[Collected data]
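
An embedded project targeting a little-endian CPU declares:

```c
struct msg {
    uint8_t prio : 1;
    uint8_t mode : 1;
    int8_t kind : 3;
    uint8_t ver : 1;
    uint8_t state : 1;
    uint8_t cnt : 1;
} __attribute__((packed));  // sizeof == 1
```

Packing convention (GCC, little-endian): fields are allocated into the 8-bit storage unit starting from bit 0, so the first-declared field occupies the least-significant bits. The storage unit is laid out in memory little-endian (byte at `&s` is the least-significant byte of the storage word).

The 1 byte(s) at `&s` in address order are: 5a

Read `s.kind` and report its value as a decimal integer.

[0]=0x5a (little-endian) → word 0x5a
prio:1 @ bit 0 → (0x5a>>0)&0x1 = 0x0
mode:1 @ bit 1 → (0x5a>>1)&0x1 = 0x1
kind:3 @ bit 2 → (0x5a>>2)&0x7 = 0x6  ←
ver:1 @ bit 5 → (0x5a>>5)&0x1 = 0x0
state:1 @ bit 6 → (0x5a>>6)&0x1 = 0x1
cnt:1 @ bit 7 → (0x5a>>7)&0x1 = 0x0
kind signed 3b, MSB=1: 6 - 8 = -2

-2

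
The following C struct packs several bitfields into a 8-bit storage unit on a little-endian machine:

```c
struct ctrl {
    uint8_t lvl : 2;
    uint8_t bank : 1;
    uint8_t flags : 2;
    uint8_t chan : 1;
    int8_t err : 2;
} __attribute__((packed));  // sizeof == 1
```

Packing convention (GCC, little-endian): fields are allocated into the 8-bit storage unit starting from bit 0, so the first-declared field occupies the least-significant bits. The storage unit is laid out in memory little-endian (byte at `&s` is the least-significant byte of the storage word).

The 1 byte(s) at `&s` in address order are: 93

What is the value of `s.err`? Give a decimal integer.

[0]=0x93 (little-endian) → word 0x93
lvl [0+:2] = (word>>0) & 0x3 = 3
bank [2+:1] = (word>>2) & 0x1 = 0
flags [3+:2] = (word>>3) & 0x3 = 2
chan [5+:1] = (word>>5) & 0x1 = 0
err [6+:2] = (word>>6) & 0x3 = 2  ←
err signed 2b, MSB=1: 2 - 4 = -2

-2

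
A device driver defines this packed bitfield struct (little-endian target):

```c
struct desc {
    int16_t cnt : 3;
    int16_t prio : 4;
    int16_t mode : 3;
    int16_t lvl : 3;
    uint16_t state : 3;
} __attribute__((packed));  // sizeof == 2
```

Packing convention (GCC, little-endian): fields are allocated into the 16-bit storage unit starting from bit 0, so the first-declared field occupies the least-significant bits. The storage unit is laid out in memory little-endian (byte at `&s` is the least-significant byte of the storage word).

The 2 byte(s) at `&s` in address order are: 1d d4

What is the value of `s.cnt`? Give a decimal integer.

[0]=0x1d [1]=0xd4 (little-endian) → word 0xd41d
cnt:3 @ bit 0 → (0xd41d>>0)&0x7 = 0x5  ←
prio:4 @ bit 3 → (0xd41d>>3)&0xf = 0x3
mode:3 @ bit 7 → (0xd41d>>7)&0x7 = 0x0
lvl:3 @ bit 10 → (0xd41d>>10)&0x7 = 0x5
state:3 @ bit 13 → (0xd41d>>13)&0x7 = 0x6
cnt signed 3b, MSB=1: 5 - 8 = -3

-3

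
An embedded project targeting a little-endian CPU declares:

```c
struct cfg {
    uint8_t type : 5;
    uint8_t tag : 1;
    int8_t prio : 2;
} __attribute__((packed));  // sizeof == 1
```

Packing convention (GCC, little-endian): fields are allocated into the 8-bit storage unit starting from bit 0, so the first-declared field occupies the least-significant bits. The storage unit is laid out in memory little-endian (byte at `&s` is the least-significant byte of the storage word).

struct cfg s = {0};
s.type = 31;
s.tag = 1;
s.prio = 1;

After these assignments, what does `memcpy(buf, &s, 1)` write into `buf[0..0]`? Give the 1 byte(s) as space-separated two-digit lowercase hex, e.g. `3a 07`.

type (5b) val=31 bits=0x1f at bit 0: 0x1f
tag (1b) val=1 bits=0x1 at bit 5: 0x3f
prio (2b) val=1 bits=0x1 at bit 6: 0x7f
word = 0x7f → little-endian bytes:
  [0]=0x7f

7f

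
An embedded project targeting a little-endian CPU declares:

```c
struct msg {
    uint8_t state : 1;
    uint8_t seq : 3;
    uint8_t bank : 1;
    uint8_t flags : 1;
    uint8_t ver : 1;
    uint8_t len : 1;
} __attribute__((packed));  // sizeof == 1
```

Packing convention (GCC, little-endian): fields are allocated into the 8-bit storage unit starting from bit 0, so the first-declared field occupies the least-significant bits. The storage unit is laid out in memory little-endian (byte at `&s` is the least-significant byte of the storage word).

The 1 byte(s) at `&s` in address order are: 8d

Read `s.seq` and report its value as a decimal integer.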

- Task to carry out
Please count the lines in the records that contain "order" and reply with the count alone.

- Exercise response
4